WHAT TO DO:
Write out every line of the data below exactly as given.

━━━ RECORDS SUPPLIED ━━━

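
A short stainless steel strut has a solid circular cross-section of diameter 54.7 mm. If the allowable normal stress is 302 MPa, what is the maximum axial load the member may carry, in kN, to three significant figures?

A = 2350 mm².
P_max = σ_allow · A = 302 · 2350 = 709700 N = 709.7 kN.

710 kN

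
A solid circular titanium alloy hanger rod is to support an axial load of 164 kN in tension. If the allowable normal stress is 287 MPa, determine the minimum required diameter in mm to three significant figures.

27.0 mm

Required area A ≥ P/σ_allow = 164000/287 = 571.4 mm².
For a solid circular section, d ≥ √(4A/π) = 26.97 mm.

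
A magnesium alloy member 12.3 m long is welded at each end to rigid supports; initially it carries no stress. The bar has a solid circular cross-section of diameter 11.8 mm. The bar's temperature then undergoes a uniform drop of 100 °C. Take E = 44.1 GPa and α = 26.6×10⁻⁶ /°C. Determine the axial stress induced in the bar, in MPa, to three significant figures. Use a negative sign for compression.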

━━━

RESPONSE TO THE TASK:
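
A short stainless steel strut has a solid circular cross-section of diameter 54.7 mm. If the allowable normal stress is 302 MPa, what is the maximum axial load the member may carry, in kN, to three significant figures?

A = 2350 mm².
P_max = σ_allow · A = 302 · 2350 = 709700 N = 709.7 kN.

710 kN

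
A solid circular titanium alloy hanger rod is to support an axial load of 164 kN in tension. If the allowable normal stress is 287 MPa, determine the minimum required diameter in mm to three significant figures.

27.0 mm

Required area A ≥ P/σ_allow = 164000/287 = 571.4 mm².
For a solid circular section, d ≥ √(4A/π) = 26.97 mm.

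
A magnesium alloy member 12.3 m long is welded at each end to rigid supports; initially it carries no stress. The bar has a solid circular cross-section of diameter 11.8 mm. The bar's temperature then undergoes a uniform drop of 100 °C. Take E = 44.1 GPa and α = 26.6×10⁻⁶ /°C. Determine the axial stress induced in the bar, in MPa, to three significant figures. Use a negative sign for compression.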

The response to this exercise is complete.